> Collected data
────────────────

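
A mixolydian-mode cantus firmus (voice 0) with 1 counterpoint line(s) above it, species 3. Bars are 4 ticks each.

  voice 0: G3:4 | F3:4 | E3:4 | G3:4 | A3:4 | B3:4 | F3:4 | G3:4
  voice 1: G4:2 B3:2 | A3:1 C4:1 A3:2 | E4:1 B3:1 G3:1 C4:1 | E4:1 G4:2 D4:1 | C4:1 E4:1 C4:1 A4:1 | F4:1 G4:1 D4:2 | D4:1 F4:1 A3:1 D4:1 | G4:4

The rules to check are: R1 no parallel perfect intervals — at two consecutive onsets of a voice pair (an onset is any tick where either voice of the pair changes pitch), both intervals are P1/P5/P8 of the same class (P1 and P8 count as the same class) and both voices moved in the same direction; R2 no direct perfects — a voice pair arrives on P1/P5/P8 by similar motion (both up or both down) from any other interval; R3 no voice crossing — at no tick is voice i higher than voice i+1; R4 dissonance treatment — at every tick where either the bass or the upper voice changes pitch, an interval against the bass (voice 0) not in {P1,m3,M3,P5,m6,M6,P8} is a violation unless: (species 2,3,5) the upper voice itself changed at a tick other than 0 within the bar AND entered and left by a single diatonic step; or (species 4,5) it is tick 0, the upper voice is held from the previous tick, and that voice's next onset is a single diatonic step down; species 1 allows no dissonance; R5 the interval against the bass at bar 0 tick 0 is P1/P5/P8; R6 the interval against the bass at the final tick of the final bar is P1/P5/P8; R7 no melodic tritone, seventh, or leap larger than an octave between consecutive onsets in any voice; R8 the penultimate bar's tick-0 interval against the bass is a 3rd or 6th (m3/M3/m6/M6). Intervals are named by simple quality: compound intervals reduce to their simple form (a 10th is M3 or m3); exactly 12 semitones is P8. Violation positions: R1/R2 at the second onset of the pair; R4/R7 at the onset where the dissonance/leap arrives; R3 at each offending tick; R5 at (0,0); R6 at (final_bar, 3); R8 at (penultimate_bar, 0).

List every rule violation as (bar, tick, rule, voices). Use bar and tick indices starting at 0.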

────────────────

> Your task
How many lines of the data include the word "every"? Reply with the number and nothing else.

> Solution for this problem
2